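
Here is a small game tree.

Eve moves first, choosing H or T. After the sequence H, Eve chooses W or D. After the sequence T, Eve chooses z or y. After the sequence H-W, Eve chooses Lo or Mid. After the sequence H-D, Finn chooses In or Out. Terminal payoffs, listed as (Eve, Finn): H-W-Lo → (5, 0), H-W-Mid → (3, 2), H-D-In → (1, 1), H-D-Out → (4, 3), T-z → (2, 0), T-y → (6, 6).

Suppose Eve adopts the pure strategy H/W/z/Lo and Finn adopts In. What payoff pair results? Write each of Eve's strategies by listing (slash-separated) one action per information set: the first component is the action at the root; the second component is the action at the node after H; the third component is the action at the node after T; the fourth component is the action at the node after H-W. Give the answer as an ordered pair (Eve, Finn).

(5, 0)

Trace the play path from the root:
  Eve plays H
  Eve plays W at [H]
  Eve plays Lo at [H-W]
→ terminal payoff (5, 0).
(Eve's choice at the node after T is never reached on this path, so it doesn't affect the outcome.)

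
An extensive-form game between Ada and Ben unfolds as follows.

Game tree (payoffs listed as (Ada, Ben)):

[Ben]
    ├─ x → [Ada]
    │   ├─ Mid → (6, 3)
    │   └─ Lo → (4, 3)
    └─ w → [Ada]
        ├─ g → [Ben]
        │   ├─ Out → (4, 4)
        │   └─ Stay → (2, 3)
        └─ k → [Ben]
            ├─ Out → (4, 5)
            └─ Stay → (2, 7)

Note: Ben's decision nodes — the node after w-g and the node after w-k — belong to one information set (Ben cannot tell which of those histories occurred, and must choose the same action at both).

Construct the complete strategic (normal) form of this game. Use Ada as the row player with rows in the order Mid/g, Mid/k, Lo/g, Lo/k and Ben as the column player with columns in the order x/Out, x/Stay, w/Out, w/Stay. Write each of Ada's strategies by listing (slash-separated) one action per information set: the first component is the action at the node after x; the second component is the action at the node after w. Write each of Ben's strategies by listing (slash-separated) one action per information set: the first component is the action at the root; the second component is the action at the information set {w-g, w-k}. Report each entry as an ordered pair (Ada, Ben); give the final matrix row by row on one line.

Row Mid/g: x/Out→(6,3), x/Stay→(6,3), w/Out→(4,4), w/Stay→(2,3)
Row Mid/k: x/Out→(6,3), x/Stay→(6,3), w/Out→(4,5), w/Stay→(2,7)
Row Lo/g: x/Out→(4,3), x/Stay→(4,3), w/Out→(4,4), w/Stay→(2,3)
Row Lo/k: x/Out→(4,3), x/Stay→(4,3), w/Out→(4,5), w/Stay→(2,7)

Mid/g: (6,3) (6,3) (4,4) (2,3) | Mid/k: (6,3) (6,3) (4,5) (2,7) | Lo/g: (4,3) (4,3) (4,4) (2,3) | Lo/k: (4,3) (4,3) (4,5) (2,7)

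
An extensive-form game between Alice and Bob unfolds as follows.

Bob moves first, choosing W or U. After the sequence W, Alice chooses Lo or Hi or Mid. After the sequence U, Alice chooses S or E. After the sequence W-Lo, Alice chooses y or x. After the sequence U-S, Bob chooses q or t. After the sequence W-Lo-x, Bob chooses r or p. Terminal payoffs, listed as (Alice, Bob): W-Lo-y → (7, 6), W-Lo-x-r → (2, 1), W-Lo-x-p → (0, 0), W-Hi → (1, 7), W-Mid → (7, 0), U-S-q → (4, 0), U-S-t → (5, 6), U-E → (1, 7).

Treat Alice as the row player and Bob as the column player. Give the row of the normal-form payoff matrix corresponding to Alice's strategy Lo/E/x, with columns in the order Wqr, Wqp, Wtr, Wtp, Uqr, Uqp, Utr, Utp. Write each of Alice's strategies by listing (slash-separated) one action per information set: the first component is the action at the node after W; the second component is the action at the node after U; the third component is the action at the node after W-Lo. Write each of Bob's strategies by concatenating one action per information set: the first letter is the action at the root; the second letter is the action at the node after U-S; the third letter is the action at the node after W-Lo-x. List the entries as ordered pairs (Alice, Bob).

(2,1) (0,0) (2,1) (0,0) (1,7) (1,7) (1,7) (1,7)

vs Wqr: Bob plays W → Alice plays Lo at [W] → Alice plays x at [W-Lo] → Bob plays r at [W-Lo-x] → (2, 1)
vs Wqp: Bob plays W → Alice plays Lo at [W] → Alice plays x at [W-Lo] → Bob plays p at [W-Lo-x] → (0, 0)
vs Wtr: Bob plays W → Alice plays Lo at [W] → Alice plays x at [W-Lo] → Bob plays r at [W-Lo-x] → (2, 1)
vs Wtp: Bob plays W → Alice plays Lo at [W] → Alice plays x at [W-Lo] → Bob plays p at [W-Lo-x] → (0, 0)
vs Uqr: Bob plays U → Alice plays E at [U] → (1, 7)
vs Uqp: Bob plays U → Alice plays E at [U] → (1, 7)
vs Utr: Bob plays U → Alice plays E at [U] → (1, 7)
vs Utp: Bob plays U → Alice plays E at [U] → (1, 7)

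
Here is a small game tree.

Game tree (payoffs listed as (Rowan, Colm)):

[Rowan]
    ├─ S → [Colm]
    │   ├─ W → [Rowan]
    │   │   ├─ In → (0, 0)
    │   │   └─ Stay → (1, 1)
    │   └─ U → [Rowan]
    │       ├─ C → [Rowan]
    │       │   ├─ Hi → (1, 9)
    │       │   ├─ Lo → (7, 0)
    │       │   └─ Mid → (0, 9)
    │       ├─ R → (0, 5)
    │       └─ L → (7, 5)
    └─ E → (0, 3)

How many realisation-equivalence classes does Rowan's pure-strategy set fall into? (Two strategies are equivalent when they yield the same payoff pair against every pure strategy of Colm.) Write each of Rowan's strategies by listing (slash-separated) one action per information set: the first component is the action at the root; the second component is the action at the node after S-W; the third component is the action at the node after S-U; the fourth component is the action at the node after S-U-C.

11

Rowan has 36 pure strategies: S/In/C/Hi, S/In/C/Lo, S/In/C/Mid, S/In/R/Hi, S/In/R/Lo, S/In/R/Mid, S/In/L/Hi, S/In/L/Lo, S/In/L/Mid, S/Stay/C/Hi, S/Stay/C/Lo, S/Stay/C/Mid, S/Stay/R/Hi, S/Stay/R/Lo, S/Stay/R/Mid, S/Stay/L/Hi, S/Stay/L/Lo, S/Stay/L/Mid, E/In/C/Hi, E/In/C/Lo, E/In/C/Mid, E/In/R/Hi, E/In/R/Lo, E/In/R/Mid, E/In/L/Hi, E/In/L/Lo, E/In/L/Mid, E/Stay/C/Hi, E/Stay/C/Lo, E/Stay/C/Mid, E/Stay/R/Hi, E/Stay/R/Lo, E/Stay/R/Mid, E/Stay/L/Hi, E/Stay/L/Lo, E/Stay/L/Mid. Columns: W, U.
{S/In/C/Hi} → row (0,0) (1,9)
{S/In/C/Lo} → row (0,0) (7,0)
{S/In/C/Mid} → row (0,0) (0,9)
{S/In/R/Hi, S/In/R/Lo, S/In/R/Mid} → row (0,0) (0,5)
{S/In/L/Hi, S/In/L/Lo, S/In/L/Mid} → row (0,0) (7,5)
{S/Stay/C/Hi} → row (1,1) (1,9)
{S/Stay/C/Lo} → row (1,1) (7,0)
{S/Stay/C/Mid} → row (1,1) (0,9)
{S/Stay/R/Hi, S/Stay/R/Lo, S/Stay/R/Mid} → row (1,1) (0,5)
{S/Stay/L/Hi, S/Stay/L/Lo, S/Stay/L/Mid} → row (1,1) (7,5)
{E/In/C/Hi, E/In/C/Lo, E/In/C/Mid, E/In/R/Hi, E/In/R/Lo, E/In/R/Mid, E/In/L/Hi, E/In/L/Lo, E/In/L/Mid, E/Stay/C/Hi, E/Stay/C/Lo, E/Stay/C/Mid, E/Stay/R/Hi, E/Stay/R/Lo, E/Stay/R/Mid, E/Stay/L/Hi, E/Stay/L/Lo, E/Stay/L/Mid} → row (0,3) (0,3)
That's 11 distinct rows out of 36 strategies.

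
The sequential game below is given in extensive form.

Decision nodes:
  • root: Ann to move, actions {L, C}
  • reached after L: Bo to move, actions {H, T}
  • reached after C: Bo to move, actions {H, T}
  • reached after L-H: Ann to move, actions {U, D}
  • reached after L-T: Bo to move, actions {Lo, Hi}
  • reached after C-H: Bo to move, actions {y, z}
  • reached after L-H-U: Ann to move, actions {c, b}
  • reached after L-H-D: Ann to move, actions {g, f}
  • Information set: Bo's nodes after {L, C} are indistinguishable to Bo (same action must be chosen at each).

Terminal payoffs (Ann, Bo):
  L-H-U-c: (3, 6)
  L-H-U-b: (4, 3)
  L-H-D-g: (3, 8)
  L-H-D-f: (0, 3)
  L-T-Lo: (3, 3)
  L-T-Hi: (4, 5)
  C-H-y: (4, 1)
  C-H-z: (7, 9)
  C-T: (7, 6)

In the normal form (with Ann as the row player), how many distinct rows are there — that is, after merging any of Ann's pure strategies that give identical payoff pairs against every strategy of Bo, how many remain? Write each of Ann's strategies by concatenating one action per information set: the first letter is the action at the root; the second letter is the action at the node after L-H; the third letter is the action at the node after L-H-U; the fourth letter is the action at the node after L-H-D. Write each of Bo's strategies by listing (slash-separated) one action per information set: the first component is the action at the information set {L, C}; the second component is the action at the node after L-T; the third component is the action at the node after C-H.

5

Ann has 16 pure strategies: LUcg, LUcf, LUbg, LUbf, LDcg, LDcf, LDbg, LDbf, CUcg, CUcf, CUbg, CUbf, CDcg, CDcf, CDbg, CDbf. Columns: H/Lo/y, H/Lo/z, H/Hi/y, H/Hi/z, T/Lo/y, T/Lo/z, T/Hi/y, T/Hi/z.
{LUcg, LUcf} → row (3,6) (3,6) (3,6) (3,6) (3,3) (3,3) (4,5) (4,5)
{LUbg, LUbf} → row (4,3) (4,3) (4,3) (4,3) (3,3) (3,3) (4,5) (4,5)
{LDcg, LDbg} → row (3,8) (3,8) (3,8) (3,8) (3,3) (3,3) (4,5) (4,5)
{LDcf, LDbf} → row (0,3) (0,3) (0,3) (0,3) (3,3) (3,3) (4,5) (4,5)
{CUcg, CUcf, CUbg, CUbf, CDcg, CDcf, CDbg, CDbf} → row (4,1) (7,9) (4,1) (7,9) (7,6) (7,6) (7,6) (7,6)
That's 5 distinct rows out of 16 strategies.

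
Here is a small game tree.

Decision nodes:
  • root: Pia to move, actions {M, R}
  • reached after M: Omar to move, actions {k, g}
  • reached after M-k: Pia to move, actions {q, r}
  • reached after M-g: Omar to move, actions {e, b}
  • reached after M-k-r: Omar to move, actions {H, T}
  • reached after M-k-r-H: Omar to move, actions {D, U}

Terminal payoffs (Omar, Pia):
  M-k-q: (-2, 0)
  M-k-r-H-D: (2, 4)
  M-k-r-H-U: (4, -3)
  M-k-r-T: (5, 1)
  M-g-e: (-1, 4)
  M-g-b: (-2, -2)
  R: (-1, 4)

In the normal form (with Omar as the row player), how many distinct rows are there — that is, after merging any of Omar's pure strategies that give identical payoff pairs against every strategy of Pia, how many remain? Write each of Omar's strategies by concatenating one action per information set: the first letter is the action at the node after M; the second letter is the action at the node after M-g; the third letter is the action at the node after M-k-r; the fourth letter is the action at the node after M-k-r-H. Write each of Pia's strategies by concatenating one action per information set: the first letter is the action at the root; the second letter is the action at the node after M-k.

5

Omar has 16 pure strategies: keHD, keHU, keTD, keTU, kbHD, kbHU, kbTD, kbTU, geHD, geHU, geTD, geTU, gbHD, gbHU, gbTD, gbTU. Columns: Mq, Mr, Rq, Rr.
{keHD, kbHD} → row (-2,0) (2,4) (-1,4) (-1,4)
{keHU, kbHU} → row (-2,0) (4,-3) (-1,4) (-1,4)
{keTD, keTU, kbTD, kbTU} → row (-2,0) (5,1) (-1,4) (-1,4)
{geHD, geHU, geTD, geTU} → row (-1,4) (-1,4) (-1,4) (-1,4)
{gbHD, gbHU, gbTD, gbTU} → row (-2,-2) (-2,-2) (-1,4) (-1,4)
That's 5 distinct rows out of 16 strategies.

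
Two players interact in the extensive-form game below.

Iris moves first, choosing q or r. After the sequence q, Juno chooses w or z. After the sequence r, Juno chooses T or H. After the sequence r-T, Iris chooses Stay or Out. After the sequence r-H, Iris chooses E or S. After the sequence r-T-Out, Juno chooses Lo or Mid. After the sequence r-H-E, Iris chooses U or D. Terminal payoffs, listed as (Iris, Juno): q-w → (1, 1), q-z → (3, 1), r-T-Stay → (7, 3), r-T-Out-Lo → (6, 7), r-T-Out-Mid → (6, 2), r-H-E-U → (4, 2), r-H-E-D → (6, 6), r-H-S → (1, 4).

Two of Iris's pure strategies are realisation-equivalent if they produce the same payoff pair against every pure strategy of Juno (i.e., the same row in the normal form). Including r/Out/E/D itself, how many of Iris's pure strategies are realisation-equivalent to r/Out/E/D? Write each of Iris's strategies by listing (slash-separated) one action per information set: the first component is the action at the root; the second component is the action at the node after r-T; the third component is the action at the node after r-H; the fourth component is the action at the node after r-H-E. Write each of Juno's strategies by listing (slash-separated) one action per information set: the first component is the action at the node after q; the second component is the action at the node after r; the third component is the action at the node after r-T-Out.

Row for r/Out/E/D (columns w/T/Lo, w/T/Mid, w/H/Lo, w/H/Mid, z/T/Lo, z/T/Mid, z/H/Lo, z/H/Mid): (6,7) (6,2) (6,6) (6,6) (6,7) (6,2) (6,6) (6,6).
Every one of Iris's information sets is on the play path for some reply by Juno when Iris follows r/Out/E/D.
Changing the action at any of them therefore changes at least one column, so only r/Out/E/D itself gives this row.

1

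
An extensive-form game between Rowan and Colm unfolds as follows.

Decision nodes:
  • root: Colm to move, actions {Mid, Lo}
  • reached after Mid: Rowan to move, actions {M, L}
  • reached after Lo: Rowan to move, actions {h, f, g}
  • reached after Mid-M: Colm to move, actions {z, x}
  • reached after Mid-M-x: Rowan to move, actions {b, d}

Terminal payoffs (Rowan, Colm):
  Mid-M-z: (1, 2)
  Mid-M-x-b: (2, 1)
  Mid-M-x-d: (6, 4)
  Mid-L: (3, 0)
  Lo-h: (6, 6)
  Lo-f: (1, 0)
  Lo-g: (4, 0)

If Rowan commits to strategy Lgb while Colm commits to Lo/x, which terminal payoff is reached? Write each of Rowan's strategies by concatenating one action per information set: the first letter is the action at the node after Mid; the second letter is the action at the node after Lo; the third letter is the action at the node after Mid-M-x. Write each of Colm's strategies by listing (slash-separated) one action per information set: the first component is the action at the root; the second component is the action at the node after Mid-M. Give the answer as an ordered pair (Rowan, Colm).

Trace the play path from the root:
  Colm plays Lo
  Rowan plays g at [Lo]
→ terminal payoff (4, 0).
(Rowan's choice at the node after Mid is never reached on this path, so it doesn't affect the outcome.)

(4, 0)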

**To do**
Please give back exactly the lines of the listing above that run from the one containing "Out → (4, 4)" through the one containing "Note: Ben's decision", and only those.

**Written response**
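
        │   ├─ Out → (4, 4)
        │   └─ Stay → (2, 3)
        └─ k → [Ben]
            ├─ Out → (4, 5)
            └─ Stay → (2, 7)

Note: Ben's decision nodes — the node after w-g and the node after w-k — belong to one information set (Ben cannot tell which of those histories occurred, and must choose the same action at both).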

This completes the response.